(Stored items)
= Beginning of Section =
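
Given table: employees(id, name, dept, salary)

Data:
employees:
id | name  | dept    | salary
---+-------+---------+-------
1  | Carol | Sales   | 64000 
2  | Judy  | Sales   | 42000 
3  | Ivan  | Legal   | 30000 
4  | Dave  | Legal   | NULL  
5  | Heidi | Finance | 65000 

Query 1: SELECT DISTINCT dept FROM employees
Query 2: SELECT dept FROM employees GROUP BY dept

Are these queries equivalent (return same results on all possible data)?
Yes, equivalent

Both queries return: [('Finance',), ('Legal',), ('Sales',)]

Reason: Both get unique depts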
= End of Section =
= Beginning of Section =
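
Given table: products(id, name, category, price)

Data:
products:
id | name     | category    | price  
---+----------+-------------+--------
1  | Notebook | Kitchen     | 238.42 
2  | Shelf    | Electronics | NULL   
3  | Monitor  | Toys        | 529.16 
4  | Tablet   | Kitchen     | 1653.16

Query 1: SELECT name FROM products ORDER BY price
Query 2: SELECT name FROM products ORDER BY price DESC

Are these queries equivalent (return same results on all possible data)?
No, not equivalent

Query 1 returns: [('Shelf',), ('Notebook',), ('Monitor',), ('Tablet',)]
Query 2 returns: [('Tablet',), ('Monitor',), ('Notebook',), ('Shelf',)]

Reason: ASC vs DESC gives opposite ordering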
= End of Section =
= Beginning of Section =
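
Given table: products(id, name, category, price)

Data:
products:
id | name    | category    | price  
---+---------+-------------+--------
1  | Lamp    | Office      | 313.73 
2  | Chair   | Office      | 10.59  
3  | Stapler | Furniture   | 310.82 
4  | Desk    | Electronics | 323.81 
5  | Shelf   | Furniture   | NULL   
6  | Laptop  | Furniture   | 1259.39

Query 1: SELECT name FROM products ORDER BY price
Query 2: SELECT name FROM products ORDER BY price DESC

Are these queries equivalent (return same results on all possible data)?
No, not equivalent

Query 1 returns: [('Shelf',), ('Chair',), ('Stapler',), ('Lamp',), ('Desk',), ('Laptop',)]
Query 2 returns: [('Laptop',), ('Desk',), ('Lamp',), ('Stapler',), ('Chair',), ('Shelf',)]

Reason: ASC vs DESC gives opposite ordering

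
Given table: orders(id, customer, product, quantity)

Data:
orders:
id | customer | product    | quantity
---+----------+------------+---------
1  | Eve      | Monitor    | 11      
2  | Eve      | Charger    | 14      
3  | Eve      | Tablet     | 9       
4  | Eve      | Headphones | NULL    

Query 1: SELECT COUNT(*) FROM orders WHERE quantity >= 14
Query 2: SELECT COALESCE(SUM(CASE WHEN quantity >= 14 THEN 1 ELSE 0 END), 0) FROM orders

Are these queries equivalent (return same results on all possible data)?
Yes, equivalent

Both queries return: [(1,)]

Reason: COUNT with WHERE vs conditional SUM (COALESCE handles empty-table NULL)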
= End of Section =
■ **Exercise prompt**
Only one thing is wanted in reply: the number of lines in the entries that hold the string "SELECT".

■ **Task answer**
8